The input →
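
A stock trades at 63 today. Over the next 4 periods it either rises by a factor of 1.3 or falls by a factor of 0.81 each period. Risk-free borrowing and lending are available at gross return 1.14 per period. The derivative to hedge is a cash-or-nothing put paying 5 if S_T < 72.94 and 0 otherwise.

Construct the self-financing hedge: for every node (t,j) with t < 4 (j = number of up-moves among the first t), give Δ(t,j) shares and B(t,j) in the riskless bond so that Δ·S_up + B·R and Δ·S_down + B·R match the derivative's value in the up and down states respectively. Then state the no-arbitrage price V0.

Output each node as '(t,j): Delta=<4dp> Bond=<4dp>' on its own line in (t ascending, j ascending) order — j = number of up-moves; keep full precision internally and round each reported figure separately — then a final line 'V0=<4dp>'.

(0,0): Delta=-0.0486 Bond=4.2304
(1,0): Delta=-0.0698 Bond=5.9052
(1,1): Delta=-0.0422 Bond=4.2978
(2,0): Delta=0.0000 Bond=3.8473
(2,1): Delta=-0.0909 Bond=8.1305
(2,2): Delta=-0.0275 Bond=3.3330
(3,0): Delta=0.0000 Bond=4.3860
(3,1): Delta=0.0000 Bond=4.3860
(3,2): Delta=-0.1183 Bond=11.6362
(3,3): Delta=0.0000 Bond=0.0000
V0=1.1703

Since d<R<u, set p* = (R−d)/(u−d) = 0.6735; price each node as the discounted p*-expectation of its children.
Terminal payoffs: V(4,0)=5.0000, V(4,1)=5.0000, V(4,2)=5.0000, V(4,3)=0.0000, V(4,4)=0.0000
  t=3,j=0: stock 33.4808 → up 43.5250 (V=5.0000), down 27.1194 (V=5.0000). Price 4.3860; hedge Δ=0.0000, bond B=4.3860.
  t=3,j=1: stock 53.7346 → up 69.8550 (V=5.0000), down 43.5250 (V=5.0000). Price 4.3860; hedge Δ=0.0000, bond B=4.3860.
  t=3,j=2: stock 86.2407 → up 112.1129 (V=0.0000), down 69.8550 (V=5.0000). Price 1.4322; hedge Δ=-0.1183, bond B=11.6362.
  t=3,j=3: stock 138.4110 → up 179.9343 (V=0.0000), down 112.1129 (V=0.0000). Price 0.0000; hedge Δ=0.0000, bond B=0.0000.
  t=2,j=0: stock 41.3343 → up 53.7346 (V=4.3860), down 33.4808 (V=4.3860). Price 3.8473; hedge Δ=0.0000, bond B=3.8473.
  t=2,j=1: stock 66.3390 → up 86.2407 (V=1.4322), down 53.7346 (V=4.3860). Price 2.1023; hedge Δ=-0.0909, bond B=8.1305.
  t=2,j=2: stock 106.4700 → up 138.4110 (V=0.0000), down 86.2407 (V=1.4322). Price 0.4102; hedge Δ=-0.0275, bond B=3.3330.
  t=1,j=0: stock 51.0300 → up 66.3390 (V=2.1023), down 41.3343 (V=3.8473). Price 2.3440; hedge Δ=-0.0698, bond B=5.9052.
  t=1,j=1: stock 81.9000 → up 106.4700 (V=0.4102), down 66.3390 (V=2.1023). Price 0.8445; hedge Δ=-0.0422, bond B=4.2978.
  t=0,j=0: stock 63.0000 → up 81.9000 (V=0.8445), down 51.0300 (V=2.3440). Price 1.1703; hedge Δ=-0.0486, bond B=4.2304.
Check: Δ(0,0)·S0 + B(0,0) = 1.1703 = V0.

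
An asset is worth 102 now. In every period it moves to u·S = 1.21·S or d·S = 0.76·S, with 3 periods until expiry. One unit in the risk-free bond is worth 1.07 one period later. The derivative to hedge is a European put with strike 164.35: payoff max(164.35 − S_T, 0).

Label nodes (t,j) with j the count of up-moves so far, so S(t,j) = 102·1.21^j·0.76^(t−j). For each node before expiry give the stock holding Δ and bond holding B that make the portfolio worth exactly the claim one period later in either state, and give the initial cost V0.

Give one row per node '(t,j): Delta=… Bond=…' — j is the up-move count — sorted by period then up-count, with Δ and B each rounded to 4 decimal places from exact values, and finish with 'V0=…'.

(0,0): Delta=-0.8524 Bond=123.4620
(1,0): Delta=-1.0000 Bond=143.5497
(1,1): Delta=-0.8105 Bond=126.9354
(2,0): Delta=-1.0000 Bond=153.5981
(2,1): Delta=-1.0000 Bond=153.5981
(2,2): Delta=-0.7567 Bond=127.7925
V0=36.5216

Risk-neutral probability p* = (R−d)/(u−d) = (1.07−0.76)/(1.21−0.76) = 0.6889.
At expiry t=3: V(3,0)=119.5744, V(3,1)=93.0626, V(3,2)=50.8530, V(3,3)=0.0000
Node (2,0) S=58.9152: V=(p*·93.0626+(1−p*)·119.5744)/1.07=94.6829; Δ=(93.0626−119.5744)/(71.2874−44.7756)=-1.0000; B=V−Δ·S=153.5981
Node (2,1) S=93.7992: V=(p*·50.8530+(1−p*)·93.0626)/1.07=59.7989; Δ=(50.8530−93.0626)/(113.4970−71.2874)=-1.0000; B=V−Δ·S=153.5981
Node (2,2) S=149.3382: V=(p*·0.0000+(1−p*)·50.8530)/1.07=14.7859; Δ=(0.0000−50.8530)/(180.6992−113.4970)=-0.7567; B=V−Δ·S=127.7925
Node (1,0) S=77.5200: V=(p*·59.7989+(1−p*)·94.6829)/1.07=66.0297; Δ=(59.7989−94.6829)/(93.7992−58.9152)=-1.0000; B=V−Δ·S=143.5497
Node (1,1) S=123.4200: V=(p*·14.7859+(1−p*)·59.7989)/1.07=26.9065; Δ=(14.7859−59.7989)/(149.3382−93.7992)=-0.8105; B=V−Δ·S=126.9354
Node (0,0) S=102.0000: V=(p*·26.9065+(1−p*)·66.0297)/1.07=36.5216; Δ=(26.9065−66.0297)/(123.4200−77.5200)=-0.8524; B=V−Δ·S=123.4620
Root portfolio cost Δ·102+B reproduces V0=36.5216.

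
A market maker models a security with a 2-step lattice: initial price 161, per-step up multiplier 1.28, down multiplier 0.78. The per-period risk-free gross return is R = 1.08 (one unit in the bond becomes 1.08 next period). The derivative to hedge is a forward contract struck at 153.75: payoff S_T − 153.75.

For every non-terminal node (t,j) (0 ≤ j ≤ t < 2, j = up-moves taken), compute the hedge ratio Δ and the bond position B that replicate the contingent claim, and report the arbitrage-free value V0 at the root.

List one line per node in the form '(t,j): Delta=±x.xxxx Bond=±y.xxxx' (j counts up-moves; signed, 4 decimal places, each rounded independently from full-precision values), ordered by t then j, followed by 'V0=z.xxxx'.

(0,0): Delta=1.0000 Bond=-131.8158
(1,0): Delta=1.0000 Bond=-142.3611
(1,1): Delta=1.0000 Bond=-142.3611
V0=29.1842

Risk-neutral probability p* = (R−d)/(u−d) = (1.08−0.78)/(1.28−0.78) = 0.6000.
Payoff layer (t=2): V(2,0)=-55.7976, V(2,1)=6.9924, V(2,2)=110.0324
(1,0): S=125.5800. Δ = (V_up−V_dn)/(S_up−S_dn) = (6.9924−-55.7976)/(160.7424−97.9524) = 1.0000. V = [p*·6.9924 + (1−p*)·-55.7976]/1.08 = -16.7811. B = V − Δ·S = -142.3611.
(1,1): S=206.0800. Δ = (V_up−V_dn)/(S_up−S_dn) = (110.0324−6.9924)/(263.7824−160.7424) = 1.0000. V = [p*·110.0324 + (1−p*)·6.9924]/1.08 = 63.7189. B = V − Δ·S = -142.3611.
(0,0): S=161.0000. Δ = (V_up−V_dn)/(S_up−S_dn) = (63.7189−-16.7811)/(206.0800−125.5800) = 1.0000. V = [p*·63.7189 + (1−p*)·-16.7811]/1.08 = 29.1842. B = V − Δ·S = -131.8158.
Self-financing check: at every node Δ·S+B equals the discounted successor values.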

Exercise requirements → Above are the records; please copy exactly their first line and each line after it through the line containing "Construct the self-financing", and no line after that.

Solution →
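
A stock trades at 63 today. Over the next 4 periods it either rises by a factor of 1.3 or falls by a factor of 0.81 each period. Risk-free borrowing and lending are available at gross return 1.14 per period. The derivative to hedge is a cash-or-nothing put paying 5 if S_T < 72.94 and 0 otherwise.

Construct the self-financing hedge: for every node (t,j) with t < 4 (j = number of up-moves among the first t), give Δ(t,j) shares and B(t,j) in the riskless bond so that Δ·S_up + B·R and Δ·S_down + B·R match the derivative's value in the up and down states respectively. Then state the no-arbitrage price V0.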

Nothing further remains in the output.